Task instructions: Only one stretch of the data below is needed. Output the lines from the one with "- Books: exempt (0%)" up to and including the one with "cookbook (books, €23.76);", exactly as they stand.

(Data supplied)

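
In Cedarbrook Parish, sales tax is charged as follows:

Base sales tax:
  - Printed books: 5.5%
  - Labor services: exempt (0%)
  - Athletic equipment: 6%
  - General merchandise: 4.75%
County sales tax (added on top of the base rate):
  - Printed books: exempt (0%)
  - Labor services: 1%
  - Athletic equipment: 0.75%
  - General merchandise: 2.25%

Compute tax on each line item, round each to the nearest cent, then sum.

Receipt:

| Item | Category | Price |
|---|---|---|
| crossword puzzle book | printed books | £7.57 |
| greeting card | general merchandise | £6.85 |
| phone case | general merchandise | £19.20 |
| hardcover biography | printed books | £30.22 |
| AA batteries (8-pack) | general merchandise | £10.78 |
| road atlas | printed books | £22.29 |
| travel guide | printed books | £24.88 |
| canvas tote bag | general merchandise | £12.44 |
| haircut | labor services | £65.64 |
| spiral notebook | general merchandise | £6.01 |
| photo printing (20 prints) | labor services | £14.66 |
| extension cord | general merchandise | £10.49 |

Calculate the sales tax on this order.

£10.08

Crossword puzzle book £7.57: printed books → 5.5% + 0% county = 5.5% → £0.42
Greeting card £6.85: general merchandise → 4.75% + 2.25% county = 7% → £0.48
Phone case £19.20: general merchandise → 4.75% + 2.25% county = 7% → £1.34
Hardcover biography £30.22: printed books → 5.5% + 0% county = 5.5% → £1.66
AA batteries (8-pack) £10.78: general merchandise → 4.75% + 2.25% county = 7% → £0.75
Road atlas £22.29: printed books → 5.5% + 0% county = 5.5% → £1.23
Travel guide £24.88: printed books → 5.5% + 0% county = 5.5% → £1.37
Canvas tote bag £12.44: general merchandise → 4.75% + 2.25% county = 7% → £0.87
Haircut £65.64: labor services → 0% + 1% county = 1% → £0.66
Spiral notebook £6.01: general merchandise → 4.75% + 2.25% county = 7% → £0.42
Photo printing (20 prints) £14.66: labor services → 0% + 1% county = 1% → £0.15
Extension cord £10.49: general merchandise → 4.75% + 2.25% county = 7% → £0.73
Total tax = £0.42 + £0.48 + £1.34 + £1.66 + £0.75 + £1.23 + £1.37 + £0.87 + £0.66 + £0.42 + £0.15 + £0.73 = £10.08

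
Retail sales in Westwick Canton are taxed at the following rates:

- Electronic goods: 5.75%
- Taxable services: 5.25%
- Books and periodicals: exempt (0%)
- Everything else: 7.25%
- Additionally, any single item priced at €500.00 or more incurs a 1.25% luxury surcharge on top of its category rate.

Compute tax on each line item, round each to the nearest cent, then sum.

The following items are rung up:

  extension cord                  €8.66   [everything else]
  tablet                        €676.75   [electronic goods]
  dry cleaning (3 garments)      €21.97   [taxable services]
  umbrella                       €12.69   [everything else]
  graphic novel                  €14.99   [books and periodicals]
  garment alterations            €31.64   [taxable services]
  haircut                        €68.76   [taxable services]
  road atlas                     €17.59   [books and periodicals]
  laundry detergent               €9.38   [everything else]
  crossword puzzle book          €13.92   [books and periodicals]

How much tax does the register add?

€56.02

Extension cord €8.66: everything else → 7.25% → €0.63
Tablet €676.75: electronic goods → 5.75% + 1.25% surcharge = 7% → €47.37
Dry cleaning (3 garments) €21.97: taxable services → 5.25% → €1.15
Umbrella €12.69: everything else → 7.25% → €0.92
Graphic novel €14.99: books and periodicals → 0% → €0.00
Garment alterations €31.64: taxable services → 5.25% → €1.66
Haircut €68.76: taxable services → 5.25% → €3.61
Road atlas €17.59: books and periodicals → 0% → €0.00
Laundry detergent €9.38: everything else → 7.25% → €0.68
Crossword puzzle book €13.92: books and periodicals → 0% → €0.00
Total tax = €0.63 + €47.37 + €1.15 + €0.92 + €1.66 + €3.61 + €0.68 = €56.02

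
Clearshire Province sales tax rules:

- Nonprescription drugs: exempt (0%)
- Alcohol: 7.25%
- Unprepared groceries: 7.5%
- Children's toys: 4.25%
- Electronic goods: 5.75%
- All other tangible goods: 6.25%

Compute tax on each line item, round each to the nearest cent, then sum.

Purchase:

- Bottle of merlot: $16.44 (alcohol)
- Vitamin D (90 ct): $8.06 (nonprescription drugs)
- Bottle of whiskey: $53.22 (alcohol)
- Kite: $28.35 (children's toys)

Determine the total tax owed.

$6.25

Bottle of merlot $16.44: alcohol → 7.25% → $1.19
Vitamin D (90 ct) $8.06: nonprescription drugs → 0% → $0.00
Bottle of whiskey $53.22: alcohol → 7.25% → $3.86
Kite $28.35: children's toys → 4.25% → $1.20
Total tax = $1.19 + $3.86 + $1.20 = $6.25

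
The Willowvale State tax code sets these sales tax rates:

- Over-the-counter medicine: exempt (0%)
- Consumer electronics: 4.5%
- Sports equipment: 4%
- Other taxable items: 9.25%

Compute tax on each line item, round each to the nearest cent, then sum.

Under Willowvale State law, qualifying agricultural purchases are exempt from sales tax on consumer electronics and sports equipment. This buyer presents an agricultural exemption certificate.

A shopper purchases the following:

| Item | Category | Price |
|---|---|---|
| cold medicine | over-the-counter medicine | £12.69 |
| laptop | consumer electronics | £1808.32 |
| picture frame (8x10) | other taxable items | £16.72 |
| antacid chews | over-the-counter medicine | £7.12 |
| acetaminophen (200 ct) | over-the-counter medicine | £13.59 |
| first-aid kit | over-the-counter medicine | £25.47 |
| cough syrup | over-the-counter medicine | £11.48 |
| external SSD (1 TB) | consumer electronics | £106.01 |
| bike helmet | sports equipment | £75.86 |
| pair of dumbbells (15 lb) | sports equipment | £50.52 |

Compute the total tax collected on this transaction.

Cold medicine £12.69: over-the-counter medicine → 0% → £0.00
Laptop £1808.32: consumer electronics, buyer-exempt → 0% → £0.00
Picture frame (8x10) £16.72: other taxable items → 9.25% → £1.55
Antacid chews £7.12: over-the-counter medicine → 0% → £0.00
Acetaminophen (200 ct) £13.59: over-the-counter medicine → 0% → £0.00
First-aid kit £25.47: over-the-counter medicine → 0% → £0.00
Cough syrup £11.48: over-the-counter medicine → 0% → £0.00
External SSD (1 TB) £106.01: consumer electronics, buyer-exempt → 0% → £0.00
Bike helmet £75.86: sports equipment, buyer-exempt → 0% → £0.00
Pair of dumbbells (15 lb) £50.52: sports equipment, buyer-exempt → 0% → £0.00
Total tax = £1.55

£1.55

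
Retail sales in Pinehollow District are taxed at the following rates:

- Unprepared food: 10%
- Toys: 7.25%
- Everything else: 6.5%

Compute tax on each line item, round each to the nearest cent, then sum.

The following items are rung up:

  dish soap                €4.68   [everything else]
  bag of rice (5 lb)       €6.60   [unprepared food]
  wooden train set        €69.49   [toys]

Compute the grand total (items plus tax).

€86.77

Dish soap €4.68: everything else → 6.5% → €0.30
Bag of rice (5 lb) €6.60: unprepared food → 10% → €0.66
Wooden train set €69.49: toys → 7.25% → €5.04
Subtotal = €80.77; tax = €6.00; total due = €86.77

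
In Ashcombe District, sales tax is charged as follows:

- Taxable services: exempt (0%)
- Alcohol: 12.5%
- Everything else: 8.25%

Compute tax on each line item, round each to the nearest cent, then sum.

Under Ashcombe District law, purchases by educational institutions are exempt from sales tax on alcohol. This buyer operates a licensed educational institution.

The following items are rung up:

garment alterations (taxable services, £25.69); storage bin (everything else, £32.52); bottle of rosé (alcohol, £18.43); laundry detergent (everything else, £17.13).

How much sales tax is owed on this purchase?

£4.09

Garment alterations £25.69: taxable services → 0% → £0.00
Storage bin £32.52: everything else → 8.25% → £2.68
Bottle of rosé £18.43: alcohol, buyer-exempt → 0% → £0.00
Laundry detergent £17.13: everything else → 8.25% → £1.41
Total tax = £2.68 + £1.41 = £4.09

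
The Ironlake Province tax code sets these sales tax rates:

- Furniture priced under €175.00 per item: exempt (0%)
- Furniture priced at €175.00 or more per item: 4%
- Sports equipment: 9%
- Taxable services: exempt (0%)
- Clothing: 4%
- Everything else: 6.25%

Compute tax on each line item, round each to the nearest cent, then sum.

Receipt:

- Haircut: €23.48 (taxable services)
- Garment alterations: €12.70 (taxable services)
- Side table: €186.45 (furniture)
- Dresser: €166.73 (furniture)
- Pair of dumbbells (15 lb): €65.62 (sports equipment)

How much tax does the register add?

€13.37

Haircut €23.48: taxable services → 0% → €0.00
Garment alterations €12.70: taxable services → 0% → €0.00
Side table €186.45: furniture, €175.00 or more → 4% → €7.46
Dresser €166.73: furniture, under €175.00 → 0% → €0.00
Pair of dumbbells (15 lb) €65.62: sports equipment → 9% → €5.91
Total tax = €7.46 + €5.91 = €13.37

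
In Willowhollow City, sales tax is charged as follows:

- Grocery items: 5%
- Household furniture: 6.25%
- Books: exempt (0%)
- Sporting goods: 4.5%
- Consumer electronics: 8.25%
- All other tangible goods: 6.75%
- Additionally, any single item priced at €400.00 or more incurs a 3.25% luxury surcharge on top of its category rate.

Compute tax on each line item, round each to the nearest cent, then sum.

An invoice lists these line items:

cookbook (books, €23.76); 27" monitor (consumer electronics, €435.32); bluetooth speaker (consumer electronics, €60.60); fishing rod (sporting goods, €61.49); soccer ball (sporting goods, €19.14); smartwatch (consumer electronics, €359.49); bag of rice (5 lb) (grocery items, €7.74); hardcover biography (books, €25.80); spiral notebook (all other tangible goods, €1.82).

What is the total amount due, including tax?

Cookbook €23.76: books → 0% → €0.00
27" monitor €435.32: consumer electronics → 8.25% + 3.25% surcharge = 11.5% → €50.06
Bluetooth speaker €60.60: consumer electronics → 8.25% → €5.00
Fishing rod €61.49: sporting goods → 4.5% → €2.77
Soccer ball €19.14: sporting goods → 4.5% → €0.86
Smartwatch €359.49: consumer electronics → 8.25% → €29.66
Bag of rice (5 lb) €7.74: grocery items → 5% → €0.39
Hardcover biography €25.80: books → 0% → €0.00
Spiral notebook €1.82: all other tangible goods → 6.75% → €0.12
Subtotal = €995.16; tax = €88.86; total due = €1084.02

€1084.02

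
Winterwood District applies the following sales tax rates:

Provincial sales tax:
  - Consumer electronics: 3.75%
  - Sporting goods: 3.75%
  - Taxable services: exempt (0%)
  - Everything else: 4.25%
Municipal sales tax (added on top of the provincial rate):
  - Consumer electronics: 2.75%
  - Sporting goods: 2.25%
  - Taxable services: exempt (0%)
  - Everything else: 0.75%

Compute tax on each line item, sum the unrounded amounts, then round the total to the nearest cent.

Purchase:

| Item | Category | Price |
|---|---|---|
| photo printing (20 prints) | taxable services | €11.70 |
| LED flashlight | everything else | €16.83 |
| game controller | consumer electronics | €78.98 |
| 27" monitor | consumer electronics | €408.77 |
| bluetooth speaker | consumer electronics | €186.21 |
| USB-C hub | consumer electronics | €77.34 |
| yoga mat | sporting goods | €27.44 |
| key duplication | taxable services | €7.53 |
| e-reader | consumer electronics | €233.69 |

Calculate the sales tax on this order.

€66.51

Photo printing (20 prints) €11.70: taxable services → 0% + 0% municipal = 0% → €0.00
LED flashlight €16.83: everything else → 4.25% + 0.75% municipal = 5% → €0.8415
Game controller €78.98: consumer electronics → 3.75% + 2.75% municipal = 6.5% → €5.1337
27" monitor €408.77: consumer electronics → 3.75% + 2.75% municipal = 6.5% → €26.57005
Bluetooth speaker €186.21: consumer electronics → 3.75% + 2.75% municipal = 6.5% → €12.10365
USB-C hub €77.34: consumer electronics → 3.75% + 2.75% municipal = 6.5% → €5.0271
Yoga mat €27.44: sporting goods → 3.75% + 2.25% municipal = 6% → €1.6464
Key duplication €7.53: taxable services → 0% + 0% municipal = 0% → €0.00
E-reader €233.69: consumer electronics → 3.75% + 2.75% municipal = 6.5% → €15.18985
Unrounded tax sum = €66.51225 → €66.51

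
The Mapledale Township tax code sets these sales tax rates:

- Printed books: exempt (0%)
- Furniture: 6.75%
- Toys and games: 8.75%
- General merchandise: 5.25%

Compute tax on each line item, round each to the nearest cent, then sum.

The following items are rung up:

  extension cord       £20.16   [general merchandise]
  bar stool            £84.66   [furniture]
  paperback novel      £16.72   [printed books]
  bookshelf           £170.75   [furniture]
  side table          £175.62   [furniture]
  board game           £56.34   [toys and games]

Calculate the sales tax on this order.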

(End Data supplied)
(Data supplied)

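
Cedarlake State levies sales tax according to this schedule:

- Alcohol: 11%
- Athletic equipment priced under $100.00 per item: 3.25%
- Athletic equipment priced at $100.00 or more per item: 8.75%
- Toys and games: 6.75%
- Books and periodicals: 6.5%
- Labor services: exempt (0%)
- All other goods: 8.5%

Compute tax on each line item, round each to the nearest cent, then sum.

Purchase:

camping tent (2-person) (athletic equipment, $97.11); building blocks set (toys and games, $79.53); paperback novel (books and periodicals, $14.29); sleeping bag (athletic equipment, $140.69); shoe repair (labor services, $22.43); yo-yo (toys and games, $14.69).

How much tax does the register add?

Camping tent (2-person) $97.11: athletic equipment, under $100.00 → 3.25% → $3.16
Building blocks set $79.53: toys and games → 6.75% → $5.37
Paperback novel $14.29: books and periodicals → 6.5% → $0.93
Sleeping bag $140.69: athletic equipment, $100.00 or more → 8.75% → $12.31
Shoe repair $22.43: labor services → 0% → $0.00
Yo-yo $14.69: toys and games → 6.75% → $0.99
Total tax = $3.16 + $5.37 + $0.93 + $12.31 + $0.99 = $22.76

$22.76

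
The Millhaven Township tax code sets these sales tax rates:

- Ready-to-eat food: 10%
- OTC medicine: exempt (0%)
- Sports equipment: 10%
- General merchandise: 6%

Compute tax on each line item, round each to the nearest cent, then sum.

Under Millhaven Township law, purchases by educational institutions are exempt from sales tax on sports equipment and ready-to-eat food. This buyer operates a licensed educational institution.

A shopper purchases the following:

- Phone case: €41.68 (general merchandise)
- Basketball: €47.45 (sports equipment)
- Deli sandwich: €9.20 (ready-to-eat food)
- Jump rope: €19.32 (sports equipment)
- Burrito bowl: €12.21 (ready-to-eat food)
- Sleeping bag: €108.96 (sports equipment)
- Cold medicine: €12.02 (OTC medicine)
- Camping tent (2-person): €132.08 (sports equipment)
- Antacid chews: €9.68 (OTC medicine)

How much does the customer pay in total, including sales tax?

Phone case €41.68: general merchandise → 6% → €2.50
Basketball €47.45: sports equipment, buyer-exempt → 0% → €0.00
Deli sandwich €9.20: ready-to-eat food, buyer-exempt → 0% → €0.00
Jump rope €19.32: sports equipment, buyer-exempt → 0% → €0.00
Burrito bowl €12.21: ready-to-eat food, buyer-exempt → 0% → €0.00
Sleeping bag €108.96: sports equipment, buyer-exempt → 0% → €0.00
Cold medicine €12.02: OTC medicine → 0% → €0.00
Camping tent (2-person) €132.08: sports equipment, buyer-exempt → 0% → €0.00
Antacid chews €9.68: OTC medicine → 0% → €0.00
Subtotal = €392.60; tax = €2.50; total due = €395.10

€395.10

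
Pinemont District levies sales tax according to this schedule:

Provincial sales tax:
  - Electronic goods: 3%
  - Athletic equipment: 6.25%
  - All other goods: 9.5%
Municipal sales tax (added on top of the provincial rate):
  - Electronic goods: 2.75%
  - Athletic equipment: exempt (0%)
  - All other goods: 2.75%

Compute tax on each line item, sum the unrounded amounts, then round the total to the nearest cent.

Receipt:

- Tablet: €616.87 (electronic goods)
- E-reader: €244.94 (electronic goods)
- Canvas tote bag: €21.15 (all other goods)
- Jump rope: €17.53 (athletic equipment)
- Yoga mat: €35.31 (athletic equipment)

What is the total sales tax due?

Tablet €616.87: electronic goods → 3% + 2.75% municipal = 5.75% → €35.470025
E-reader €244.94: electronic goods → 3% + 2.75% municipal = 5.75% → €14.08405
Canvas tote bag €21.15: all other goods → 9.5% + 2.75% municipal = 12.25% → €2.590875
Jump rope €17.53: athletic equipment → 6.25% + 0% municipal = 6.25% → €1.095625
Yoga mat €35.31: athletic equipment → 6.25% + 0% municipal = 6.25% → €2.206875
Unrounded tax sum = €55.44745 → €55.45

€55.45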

(End Data supplied)

Solution for this task:
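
- Books: exempt (0%)
- Sporting goods: 4.5%
- Consumer electronics: 8.25%
- All other tangible goods: 6.75%
- Additionally, any single item priced at €400.00 or more incurs a 3.25% luxury surcharge on top of its category rate.

Compute tax on each line item, round each to the nearest cent, then sum.

An invoice lists these line items:

cookbook (books, €23.76); 27" monitor (consumer electronics, €435.32); bluetooth speaker (consumer electronics, €60.60); fishing rod (sporting goods, €61.49); soccer ball (sporting goods, €19.14); smartwatch (consumer electronics, €359.49); bag of rice (5 lb) (grocery items, €7.74); hardcover biography (books, €25.80); spiral notebook (all other tangible goods, €1.82).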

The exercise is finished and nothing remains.